Exercise inputs:
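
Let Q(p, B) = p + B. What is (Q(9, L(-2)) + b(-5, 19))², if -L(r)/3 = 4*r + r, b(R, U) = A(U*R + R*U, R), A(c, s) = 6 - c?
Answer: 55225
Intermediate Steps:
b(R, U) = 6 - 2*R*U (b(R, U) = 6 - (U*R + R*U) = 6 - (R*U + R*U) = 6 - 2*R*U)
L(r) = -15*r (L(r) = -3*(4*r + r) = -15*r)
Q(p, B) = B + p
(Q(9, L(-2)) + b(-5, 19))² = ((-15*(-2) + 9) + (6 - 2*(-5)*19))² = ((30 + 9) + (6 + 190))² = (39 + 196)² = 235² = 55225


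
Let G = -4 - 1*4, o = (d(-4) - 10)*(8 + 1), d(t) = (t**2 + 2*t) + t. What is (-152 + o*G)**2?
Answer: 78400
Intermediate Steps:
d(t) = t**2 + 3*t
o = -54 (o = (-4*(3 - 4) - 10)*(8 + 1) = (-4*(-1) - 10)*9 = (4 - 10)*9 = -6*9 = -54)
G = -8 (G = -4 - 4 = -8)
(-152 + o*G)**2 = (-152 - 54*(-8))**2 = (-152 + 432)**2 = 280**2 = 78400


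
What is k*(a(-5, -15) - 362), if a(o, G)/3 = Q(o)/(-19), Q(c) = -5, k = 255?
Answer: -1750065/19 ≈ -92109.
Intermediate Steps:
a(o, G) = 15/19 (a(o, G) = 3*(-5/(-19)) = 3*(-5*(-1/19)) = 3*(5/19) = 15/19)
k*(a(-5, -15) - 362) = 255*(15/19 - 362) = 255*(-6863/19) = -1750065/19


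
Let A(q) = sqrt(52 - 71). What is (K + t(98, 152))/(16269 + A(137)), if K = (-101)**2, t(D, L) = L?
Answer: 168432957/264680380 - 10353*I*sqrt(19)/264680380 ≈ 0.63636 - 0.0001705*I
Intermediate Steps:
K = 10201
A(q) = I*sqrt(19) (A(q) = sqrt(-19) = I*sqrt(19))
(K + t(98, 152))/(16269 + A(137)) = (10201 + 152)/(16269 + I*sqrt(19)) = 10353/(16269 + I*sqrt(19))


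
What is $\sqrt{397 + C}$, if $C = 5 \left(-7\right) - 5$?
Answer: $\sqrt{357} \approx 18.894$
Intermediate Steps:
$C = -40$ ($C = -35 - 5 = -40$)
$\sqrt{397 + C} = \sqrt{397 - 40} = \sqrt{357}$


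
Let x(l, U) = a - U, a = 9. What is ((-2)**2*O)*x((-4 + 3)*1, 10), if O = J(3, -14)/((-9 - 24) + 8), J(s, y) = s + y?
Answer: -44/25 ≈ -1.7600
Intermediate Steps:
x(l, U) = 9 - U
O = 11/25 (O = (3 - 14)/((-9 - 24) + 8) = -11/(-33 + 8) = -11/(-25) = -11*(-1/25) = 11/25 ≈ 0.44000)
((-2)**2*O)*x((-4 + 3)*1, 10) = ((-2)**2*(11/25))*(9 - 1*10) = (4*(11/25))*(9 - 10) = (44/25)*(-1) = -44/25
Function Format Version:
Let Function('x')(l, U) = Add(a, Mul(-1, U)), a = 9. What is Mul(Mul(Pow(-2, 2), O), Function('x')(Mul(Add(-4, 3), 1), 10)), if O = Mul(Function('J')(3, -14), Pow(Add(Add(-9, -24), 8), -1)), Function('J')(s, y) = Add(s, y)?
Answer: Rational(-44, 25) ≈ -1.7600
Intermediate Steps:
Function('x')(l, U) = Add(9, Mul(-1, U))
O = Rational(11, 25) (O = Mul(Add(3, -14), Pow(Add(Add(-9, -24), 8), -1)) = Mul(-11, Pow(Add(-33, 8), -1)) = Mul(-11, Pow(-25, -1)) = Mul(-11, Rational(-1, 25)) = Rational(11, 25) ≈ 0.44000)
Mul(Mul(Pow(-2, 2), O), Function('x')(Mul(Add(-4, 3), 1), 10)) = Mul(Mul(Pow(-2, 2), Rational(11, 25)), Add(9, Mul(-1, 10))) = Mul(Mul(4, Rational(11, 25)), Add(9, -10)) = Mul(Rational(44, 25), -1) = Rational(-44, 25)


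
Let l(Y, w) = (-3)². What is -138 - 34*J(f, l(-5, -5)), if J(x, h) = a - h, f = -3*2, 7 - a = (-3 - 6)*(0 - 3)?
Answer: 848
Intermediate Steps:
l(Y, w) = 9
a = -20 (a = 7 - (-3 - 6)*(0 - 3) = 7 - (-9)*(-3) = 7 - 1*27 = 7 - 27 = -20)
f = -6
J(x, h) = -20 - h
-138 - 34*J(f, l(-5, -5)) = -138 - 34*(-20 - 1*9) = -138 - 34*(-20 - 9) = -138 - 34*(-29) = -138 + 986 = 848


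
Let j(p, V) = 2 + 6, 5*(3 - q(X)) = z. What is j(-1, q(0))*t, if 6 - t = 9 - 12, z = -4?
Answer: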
* * *
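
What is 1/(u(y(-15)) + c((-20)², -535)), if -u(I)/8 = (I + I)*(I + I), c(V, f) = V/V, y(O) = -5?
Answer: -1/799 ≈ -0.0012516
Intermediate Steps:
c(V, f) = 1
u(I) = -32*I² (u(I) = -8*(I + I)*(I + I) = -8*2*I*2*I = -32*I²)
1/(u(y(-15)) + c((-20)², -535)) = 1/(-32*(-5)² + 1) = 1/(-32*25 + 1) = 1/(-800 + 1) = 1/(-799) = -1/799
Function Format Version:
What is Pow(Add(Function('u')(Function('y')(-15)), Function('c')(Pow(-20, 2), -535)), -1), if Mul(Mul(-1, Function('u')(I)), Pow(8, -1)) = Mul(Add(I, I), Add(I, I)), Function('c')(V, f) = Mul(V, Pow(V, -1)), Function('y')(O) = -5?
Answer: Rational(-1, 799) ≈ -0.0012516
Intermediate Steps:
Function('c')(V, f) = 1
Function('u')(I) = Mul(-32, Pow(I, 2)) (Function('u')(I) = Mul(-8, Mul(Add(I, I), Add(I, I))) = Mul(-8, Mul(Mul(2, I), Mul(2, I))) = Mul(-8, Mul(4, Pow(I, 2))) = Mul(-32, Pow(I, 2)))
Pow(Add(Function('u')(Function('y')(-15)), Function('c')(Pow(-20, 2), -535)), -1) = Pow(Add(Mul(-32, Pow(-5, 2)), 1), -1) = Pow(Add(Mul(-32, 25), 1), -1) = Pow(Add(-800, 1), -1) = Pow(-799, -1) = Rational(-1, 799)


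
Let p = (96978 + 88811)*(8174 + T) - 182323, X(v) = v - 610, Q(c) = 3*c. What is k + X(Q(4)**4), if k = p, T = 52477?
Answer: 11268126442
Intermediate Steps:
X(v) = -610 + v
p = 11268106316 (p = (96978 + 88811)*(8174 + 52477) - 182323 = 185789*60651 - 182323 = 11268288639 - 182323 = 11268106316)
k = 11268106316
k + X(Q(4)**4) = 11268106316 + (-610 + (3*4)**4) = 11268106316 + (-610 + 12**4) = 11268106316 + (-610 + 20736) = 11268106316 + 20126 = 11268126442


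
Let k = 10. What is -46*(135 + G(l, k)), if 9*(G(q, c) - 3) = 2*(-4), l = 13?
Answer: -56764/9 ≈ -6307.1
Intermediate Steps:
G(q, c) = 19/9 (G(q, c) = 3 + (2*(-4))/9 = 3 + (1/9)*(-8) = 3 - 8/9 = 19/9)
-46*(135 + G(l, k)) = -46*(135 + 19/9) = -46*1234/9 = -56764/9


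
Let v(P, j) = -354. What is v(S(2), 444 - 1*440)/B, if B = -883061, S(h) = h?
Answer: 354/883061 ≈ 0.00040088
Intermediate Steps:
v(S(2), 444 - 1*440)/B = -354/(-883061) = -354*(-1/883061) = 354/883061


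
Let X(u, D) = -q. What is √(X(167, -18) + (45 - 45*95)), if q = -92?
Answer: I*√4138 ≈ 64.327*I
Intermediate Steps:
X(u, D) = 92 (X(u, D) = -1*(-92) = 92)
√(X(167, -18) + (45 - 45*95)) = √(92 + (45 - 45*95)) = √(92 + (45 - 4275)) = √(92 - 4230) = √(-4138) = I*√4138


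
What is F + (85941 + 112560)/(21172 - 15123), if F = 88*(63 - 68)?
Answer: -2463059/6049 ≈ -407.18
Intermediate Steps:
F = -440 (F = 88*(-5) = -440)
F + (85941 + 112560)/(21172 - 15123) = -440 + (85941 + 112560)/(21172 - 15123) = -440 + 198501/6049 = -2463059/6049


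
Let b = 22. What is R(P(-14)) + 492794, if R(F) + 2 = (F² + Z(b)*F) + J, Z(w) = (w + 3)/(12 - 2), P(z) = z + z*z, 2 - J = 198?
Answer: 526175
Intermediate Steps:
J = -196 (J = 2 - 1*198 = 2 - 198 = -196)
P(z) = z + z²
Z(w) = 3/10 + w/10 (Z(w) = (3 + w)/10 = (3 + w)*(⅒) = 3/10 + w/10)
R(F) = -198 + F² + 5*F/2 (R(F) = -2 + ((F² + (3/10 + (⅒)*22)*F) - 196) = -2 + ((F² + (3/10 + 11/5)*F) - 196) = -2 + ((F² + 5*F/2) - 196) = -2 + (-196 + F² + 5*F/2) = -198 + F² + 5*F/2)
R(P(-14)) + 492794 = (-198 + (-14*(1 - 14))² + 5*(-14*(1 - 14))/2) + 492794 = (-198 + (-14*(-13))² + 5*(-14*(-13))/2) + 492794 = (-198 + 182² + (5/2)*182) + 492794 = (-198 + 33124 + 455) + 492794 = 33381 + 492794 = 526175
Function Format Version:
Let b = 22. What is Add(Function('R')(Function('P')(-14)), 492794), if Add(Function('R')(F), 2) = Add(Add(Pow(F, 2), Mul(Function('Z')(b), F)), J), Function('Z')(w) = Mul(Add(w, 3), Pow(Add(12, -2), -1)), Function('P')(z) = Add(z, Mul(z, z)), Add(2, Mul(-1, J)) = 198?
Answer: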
==
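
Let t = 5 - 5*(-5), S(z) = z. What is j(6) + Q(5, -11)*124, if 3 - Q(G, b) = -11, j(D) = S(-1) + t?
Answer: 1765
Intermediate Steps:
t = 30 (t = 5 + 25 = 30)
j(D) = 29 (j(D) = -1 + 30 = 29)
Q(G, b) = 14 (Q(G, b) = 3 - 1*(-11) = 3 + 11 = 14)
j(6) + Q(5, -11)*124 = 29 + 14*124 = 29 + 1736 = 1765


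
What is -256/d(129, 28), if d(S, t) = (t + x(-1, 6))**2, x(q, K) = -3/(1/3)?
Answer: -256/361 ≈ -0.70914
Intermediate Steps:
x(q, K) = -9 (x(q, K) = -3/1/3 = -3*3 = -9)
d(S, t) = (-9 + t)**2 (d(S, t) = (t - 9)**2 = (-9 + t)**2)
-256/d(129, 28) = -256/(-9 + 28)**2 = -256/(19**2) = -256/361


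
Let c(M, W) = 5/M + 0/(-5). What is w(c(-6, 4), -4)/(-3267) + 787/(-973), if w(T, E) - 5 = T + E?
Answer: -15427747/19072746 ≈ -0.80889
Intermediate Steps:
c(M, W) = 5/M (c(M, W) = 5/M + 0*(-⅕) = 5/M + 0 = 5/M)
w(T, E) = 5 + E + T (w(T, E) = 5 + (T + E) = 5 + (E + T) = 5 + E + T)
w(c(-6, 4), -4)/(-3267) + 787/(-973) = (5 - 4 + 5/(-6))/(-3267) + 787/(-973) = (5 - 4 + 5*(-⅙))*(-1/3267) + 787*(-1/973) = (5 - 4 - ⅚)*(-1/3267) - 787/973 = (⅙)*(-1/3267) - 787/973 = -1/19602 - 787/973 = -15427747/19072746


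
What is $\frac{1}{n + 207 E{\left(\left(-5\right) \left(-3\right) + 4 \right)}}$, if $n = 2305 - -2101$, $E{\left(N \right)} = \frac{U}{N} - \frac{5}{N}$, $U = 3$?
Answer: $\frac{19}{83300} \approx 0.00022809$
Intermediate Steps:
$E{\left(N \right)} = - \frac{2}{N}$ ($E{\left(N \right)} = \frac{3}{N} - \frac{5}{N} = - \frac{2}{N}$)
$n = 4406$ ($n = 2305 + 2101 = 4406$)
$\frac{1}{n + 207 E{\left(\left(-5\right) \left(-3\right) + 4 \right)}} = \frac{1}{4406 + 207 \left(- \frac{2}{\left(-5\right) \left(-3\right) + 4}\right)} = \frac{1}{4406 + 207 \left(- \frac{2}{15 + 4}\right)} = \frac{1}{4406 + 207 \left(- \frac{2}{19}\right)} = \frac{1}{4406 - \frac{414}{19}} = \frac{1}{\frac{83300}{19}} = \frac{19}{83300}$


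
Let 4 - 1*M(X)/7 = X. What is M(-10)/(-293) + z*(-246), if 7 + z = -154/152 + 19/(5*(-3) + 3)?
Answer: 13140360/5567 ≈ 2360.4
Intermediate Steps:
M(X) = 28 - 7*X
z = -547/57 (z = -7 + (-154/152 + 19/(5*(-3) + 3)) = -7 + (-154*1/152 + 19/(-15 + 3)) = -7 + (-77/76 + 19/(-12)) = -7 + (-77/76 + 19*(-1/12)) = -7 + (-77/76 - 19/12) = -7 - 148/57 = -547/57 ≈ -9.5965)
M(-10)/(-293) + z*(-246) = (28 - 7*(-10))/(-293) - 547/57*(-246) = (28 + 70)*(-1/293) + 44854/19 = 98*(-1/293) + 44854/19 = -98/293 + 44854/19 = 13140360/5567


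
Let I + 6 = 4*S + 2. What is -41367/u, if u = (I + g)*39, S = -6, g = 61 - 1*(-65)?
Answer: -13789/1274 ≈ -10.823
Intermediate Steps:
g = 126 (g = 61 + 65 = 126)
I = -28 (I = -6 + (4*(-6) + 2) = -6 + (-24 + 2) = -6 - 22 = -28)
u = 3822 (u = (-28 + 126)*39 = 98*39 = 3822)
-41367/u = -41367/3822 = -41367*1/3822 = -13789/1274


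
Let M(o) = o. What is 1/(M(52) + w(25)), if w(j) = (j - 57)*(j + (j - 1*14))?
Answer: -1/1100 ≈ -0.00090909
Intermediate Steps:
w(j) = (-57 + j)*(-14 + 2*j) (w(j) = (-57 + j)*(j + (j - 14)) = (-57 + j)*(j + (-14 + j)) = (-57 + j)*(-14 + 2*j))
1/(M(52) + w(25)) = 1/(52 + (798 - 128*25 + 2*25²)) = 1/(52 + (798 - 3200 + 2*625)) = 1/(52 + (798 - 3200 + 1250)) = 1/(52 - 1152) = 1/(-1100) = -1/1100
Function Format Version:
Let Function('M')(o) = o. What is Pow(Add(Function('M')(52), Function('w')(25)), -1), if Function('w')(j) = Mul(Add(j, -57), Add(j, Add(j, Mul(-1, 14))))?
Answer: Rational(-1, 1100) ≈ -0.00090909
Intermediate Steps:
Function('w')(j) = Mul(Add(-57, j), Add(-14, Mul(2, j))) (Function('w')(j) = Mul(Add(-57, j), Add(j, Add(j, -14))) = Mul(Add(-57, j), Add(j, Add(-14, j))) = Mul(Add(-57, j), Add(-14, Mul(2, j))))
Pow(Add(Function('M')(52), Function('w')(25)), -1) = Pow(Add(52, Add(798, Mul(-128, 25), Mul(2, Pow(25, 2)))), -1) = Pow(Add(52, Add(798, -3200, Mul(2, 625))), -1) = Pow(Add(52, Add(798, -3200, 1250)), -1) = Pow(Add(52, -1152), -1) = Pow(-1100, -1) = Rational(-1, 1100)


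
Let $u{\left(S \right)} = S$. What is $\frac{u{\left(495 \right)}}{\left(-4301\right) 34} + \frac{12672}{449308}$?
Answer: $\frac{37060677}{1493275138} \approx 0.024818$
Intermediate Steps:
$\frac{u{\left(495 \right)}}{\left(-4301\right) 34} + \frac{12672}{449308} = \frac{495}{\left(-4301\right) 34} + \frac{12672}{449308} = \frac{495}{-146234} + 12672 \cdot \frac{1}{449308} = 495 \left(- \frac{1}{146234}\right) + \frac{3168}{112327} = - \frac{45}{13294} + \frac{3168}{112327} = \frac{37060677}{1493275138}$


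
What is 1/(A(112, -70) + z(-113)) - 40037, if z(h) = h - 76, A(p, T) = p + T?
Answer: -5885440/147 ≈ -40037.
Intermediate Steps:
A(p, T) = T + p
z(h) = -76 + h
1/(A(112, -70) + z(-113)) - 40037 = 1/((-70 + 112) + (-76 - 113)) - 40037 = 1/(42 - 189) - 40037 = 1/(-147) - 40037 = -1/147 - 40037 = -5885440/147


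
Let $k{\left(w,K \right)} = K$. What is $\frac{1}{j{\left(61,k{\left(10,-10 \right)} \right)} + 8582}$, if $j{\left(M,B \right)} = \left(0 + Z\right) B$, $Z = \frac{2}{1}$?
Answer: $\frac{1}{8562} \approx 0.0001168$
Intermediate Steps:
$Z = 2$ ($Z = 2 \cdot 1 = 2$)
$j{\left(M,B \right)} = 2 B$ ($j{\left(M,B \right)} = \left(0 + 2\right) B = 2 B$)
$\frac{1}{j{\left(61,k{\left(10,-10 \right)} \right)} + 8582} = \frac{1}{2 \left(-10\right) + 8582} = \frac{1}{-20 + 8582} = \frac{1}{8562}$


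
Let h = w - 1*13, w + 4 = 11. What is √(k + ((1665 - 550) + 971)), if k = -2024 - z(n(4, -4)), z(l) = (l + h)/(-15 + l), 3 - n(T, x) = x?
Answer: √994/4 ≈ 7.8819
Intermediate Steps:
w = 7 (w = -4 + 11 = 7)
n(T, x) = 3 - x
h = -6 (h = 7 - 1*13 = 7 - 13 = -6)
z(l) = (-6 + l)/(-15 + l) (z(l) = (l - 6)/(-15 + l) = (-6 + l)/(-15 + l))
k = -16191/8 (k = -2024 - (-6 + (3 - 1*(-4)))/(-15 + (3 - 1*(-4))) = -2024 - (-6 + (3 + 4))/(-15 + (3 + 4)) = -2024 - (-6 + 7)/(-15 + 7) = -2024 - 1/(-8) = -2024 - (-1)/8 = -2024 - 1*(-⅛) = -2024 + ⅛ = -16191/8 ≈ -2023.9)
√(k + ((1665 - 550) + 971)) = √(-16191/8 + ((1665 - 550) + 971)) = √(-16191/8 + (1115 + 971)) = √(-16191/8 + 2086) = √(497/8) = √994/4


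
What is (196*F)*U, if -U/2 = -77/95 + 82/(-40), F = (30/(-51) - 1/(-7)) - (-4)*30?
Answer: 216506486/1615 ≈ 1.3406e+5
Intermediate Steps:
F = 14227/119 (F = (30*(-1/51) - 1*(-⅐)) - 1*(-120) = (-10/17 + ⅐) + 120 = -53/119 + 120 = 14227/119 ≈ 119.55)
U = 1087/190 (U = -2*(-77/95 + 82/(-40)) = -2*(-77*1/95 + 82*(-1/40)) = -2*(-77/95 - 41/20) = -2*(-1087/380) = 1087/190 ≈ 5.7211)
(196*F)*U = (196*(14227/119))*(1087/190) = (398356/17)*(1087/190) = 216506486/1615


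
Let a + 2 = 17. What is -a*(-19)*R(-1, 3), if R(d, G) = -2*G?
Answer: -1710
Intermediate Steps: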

Your task:
From the listing above, output exactly the run of lines that starts with the line containing "if $n = 2305" and ends with the line containing "Answer: 13140360/5567 ≈ 2360.4".

Answer below:
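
What is $\frac{1}{n + 207 E{\left(\left(-5\right) \left(-3\right) + 4 \right)}}$, if $n = 2305 - -2101$, $E{\left(N \right)} = \frac{U}{N} - \frac{5}{N}$, $U = 3$?
Answer: $\frac{19}{83300} \approx 0.00022809$
Intermediate Steps:
$E{\left(N \right)} = - \frac{2}{N}$ ($E{\left(N \right)} = \frac{3}{N} - \frac{5}{N} = - \frac{2}{N}$)
$n = 4406$ ($n = 2305 + 2101 = 4406$)
$\frac{1}{n + 207 E{\left(\left(-5\right) \left(-3\right) + 4 \right)}} = \frac{1}{4406 + 207 \left(- \frac{2}{\left(-5\right) \left(-3\right) + 4}\right)} = \frac{1}{4406 + 207 \left(- \frac{2}{15 + 4}\right)} = \frac{1}{4406 + 207 \left(- \frac{2}{19}\right)} = \frac{1}{4406 - \frac{414}{19}} = \frac{1}{\frac{83300}{19}} = \frac{19}{83300}$


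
Let 4 - 1*M(X)/7 = X. What is M(-10)/(-293) + z*(-246), if 7 + z = -154/152 + 19/(5*(-3) + 3)?
Answer: 13140360/5567 ≈ 2360.4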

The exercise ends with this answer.